#### AVAILABLE DATA ####

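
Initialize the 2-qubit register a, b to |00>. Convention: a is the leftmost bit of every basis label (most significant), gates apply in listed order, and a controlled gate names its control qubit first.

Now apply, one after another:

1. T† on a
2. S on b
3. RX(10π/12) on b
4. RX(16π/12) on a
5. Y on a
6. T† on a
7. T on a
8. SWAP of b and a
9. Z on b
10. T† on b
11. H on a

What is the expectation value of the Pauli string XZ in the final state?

In the final state, XZ has expectation -sqrt(3)/4.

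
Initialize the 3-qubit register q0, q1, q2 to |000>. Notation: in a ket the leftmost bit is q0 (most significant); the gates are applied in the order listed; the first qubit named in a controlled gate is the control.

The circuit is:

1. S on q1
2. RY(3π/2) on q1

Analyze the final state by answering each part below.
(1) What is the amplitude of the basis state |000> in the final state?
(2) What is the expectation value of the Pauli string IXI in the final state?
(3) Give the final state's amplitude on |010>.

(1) The final state's coefficient on |000> equals -sqrt(2)/2.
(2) In the final state, IXI has expectation -1.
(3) The amplitude on |010> is sqrt(2)/2.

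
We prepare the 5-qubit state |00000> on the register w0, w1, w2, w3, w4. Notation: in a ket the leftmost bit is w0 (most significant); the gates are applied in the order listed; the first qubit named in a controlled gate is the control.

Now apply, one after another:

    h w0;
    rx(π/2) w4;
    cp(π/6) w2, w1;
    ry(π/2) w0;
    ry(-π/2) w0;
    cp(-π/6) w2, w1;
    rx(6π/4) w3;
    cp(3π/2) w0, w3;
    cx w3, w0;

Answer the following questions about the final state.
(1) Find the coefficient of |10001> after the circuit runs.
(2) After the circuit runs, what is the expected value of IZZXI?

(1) |10001> carries amplitude sqrt(2)*I/4 in the final state. Key observation: steps 3-6 multiply out to the identity, so the circuit reduces to the remaining gates.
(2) In the final state, IZZXI has expectation 1/2.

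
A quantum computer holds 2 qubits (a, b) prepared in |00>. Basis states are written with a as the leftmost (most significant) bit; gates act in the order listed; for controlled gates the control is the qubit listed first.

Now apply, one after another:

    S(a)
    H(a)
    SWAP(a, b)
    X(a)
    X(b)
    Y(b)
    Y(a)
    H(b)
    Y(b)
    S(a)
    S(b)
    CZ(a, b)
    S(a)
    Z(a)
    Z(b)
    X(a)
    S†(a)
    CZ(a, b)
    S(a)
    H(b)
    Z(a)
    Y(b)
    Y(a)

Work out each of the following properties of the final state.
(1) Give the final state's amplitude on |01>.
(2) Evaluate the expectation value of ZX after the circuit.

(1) The final state's coefficient on |01> equals -sqrt(2)*I/2.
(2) In the final state, ZX has expectation -1.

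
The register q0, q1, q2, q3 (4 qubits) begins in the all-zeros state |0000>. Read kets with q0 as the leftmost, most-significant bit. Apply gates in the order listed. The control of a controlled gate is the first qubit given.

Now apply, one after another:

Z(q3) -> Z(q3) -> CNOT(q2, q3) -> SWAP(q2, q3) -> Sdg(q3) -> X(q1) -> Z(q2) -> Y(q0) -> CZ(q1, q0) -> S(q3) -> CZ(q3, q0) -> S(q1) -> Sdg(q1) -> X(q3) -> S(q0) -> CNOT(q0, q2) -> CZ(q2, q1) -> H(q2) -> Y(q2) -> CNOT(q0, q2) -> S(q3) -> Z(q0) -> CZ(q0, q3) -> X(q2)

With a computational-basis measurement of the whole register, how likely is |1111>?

A full measurement returns |1111> with probability 1/2.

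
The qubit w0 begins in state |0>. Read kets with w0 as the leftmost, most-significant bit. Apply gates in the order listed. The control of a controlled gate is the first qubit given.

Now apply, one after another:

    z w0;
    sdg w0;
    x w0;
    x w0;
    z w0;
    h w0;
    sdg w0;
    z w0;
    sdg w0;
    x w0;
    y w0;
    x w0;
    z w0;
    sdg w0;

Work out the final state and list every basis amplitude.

The final amplitudes are sqrt(2)*I/2 on |0>, sqrt(2)/2 on |1>.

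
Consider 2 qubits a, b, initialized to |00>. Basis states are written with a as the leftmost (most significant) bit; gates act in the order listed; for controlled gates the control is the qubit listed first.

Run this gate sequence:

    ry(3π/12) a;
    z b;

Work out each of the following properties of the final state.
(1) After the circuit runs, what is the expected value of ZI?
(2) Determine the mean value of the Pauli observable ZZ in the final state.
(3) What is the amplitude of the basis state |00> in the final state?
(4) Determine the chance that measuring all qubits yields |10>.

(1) The observable ZI averages to sqrt(2)/2.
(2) In the final state, ZZ has expectation sqrt(2)/2.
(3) The amplitude on |00> is sqrt(sqrt(2) + 2)/2.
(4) Outcome |10> occurs with probability 1/2 - sqrt(2)/4.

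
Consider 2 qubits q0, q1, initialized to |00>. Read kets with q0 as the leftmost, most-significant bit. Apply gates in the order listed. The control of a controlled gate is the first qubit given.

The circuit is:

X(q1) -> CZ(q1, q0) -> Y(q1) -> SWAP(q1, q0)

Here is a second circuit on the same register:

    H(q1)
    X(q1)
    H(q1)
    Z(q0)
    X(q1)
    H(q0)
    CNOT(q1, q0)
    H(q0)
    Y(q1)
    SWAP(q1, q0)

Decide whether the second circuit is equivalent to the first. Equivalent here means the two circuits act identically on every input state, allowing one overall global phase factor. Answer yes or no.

No — the two circuits implement different unitaries, even allowing a global phase.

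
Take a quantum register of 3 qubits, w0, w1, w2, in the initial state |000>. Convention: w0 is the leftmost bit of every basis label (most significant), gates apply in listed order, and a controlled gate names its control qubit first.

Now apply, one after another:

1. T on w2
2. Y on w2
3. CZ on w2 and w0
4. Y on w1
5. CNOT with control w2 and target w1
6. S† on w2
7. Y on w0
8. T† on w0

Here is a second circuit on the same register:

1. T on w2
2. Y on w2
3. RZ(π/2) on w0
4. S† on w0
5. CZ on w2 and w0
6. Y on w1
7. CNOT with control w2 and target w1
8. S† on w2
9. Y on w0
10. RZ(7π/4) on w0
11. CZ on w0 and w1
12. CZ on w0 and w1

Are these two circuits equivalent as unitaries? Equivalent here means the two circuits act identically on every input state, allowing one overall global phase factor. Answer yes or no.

Yes — the two circuits implement the same unitary up to a global phase.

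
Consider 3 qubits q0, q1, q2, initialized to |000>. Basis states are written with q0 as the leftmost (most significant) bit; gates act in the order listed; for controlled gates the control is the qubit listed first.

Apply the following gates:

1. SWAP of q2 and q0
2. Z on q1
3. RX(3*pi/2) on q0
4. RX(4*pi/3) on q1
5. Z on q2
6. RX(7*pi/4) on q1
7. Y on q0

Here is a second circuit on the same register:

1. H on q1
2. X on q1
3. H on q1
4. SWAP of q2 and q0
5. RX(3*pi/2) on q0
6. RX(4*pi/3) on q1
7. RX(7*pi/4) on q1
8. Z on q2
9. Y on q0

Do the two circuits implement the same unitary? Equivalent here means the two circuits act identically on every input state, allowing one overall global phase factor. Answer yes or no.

Yes, they are equivalent — the unitaries differ by at most a global phase.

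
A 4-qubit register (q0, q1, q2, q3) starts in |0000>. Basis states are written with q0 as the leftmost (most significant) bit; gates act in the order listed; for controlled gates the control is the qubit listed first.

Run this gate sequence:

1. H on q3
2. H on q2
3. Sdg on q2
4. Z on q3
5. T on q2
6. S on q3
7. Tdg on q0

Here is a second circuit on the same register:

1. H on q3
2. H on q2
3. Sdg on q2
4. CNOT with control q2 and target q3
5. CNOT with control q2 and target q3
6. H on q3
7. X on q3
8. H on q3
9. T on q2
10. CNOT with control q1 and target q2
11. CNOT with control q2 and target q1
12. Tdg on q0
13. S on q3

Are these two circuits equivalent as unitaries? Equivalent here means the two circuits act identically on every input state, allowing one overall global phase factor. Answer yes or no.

No, they are not equivalent — no single phase factor reconciles the two unitaries.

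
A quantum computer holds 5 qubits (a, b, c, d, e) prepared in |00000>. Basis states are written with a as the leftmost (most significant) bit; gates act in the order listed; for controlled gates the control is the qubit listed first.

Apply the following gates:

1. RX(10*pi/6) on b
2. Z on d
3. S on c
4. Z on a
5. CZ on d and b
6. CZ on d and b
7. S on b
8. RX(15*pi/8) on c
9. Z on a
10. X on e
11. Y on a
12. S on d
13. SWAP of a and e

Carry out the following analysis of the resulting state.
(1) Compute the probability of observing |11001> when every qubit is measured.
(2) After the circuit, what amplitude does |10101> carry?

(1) A full measurement returns |11001> with probability cos(pi/16)**2/4. Key observation: gates 5-6 undo each other exactly, leaving only the rest of the circuit to track.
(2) The final state's coefficient on |10101> equals -sqrt(3)*sin(pi/16)/2.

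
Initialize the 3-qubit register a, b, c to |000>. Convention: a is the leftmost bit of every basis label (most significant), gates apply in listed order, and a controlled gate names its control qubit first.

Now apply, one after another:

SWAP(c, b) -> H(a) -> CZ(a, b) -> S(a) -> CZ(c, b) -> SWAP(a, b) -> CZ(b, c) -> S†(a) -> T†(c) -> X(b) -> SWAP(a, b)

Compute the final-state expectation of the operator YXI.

The observable YXI averages to 0.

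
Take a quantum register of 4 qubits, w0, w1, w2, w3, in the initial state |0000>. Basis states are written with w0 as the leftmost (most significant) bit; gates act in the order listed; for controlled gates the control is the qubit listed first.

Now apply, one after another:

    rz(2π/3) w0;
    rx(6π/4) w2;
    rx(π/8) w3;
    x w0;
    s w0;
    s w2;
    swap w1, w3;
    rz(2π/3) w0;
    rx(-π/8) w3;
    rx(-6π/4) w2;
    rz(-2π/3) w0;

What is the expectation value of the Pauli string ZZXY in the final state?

In the final state, ZZXY has expectation sqrt(2)/4.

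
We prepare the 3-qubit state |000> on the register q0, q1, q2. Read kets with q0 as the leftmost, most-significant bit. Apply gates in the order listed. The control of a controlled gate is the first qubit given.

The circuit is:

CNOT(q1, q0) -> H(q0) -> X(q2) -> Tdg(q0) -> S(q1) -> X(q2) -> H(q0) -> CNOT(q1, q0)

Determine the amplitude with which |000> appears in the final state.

The amplitude on |000> is 1/2 - exp(3*I*pi/4)/2.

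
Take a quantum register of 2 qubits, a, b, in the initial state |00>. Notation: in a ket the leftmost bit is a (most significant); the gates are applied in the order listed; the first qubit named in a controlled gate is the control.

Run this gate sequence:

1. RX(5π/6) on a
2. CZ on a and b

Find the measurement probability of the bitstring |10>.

A full measurement returns |10> with probability sqrt(3)/4 + 1/2.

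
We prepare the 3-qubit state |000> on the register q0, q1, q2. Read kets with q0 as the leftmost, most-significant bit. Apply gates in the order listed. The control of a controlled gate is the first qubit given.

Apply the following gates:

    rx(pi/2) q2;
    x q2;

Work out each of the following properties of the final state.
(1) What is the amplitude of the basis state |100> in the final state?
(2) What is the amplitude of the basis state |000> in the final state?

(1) |100> carries amplitude 0 in the final state.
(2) The amplitude on |000> is -sqrt(2)*I/2.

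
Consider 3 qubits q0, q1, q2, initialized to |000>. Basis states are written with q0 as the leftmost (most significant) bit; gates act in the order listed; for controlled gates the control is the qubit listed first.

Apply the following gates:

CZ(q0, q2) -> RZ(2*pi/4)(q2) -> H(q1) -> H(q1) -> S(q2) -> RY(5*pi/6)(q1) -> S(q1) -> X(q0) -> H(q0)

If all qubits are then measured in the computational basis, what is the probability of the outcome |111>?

A full measurement returns |111> with probability 0.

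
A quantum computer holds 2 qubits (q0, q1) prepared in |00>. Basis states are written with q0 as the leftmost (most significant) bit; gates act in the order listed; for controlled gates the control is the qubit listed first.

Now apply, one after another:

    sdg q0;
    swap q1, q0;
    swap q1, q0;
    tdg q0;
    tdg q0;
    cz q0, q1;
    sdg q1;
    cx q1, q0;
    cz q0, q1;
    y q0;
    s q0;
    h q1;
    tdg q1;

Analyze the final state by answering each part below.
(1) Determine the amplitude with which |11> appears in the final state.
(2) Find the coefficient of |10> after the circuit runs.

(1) The final state's coefficient on |11> equals sqrt(2)*exp(3*I*pi/4)/2.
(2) The amplitude on |10> is -sqrt(2)/2.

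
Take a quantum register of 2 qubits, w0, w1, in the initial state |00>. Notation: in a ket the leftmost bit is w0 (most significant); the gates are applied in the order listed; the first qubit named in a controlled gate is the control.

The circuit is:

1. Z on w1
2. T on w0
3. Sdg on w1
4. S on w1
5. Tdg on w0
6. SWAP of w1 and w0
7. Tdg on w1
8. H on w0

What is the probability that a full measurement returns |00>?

A full measurement returns |00> with probability 1/2. Key observation: the block from step 2 through step 5 cancels to the identity and can be dropped.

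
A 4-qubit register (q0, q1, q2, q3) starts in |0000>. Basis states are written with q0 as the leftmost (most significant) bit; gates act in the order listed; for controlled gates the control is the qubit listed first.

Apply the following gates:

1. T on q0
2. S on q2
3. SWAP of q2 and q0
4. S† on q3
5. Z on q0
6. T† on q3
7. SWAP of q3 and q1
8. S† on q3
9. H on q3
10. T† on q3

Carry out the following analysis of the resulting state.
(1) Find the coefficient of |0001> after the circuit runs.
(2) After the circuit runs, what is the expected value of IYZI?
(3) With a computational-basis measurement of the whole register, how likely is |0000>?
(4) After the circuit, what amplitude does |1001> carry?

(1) |0001> carries amplitude -sqrt(2)*exp(3*I*pi/4)/2 in the final state.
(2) In the final state, IYZI has expectation 0.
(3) The probability of measuring |0000> is 1/2.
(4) The final state's coefficient on |1001> equals 0.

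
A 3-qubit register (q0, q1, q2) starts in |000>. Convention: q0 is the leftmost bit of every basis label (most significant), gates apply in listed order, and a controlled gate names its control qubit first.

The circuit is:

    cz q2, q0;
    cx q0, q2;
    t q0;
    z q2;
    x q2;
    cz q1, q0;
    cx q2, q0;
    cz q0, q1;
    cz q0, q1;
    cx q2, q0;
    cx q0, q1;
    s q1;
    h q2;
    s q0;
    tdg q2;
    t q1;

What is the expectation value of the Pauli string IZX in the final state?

The expectation value of IZX is -sqrt(2)/2. Key observation: the block from step 7 through step 10 cancels to the identity and can be dropped.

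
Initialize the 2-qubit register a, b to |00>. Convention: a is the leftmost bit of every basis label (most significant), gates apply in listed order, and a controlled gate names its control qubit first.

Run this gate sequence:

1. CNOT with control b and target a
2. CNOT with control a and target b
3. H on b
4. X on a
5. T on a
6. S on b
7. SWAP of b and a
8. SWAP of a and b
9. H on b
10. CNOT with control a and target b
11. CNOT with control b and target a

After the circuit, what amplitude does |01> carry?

The final state's coefficient on |01> equals (1 + I)*exp(I*pi/4)/2.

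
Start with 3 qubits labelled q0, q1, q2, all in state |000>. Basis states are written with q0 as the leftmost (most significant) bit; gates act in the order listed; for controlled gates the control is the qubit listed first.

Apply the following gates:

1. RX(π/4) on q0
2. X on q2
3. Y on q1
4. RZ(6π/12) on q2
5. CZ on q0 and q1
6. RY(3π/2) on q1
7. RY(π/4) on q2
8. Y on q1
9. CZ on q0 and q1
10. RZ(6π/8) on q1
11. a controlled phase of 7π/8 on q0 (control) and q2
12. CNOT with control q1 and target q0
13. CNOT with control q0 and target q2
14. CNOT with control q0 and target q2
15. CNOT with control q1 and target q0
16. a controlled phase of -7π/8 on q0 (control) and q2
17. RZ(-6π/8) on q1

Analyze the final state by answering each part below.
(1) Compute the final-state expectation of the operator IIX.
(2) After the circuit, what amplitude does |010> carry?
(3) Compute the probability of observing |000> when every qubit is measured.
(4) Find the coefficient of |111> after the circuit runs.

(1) The expectation value of IIX is -sqrt(2)/2. Key observation: gates 10-17 undo each other exactly, leaving only the rest of the circuit to track.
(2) The amplitude on |010> is -exp(I*pi/4)/4.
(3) Outcome |000> occurs with probability 1/16.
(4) The amplitude on |111> is -exp(3*I*pi/4)/4.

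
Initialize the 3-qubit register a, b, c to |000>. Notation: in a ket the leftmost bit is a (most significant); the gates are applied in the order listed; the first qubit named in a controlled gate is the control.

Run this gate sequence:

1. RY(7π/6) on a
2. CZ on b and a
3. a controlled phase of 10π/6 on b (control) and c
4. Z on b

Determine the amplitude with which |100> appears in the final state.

The amplitude on |100> is sqrt(2)/4 + sqrt(6)/4.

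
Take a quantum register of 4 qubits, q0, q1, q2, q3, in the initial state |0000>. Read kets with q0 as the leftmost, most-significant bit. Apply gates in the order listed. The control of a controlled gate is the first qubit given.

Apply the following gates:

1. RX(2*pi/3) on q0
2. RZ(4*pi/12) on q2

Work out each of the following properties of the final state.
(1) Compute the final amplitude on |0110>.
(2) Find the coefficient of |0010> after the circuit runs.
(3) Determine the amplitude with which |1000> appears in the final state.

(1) |0110> carries amplitude 0 in the final state.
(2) The final state's coefficient on |0010> equals 0.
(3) The final state's coefficient on |1000> equals -sqrt(3)*exp(I*pi/3)/2.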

####

→ **WORK TO COMPLETE**: From the entries above, copy every line where the word "expected" shows up.

→ **ANSWER TO THIS EXERCISE**:
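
(2) After the circuit runs, what is the expected value of IZZXI?
(1) After the circuit runs, what is the expected value of ZI?
(2) After the circuit runs, what is the expected value of IYZI?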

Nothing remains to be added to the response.